*** Opening of Dataset ***

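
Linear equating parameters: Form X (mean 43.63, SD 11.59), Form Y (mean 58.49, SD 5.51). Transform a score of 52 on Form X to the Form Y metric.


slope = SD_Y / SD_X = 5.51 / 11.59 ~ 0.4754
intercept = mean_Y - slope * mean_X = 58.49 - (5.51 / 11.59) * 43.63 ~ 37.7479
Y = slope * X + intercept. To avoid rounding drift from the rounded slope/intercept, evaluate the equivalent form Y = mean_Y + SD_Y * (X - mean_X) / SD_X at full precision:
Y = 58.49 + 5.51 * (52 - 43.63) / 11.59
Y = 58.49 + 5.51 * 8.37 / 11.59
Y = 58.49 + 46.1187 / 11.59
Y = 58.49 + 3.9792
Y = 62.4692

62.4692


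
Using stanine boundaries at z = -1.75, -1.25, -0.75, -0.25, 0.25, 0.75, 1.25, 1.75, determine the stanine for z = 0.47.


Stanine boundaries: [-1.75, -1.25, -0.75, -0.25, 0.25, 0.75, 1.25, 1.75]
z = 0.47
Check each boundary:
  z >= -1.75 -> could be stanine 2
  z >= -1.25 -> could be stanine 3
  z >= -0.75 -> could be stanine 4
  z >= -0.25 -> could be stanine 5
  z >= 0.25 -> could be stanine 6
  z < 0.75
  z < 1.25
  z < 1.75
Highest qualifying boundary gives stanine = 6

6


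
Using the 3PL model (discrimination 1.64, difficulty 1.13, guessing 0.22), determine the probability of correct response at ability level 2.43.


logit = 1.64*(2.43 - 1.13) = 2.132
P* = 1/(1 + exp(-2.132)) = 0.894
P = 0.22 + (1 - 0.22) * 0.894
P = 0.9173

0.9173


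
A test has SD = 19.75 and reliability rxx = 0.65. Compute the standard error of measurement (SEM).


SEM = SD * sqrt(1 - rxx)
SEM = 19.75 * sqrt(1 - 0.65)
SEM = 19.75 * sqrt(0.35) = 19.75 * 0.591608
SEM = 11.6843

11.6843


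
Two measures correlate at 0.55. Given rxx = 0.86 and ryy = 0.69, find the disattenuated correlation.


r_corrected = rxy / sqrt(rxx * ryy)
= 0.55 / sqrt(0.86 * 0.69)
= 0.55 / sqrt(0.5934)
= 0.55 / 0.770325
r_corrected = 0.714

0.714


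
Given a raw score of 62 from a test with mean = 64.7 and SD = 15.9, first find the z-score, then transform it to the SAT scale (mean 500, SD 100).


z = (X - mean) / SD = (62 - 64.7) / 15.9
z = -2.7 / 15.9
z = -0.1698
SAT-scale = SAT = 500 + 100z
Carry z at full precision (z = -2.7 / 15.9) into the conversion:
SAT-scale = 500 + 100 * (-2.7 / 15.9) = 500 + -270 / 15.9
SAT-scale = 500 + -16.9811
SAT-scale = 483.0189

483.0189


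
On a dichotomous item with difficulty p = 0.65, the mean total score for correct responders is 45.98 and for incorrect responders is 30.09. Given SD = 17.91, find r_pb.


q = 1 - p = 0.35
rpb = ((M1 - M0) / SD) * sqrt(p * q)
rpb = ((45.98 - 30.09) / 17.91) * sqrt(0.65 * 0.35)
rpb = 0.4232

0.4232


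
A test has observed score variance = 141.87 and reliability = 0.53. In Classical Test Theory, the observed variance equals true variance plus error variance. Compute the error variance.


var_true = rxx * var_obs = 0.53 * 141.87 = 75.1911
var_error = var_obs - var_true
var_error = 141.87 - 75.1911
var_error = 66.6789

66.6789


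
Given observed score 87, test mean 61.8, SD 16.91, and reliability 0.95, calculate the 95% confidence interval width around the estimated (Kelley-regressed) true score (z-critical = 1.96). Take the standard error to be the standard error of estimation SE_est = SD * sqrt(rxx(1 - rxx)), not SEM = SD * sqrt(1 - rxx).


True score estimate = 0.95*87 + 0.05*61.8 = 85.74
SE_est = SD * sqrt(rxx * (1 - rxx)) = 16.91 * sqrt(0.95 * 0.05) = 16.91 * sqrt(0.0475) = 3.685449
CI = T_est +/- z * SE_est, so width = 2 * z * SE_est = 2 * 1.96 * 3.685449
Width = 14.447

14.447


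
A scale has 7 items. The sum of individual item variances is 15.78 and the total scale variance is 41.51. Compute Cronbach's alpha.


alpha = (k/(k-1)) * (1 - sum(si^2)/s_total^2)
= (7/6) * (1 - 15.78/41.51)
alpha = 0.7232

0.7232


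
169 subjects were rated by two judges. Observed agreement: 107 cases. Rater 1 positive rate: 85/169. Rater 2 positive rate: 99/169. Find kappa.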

*** Close of Dataset ***

* Exercise description
Taking the line containing "A scale has" as the first, please return it and every line after it through the end of the entries, exactly and only those.

* Exercise output
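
A scale has 7 items. The sum of individual item variances is 15.78 and the total scale variance is 41.51. Compute Cronbach's alpha.


alpha = (k/(k-1)) * (1 - sum(si^2)/s_total^2)
= (7/6) * (1 - 15.78/41.51)
alpha = 0.7232

0.7232


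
169 subjects were rated by two judges. Observed agreement: 107 cases. Rater 1 positive rate: 85/169. Rater 2 positive rate: 99/169. Find kappa.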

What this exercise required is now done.